• Provided records
════════════════════
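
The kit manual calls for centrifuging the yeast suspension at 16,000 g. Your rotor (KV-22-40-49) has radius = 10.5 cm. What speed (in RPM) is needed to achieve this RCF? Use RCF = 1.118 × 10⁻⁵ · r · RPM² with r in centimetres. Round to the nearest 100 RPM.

RCF = 1.118 × 10⁻⁵ × r × N²
16,000 = 1.118 × 10⁻⁵ × 10.5 × N²
N² = 16,000 / (11.739 × 10⁻⁵) = 136,297,811
N ≈ √136,297,811 ≈ 11,674.7

≈ 11700 RPM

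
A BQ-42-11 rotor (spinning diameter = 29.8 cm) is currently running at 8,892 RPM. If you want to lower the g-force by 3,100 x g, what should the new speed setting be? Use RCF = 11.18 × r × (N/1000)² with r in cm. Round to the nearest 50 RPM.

r = 29.8 / 2 = 14.9 cm
Current RCF = 11.18 × 14.9 × (8.892)² = 11.18 × 14.9 × 79.067664 ≈ 13,171.2 × g
Target RCF = 13,171.2 − 3,100 = 10,071.2 × g
(N/1000)² = 10,071.2 / 166.582 = 60.45791
N = 1000 × √60.45791 ≈ 7,775.5

N₂ ≈ 7800 RPM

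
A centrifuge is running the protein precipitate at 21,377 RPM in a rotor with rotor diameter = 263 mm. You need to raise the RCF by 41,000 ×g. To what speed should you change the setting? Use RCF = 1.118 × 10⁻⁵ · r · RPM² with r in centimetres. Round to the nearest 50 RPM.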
════════════════════
• Work item
Please repeat the records so that each one reads exactly as it does above.

• Reply
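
The kit manual calls for centrifuging the yeast suspension at 16,000 g. Your rotor (KV-22-40-49) has radius = 10.5 cm. What speed (in RPM) is needed to achieve this RCF? Use RCF = 1.118 × 10⁻⁵ · r · RPM² with r in centimetres. Round to the nearest 100 RPM.

RCF = 1.118 × 10⁻⁵ × r × N²
16,000 = 1.118 × 10⁻⁵ × 10.5 × N²
N² = 16,000 / (11.739 × 10⁻⁵) = 136,297,811
N ≈ √136,297,811 ≈ 11,674.7

≈ 11700 RPM

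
A BQ-42-11 rotor (spinning diameter = 29.8 cm) is currently running at 8,892 RPM. If you want to lower the g-force by 3,100 x g, what should the new speed setting be? Use RCF = 11.18 × r × (N/1000)² with r in cm. Round to the nearest 50 RPM.

r = 29.8 / 2 = 14.9 cm
Current RCF = 11.18 × 14.9 × (8.892)² = 11.18 × 14.9 × 79.067664 ≈ 13,171.2 × g
Target RCF = 13,171.2 − 3,100 = 10,071.2 × g
(N/1000)² = 10,071.2 / 166.582 = 60.45791
N = 1000 × √60.45791 ≈ 7,775.5

N₂ ≈ 7800 RPM

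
A centrifuge is running the protein precipitate at 21,377 RPM in a rotor with rotor diameter = 263 mm. You need to raise the RCF by 41,000 ×g. To what speed should you change the setting? Use RCF = 1.118 × 10⁻⁵ · r · RPM² with r in centimetres. Round to the nearest 50 RPM.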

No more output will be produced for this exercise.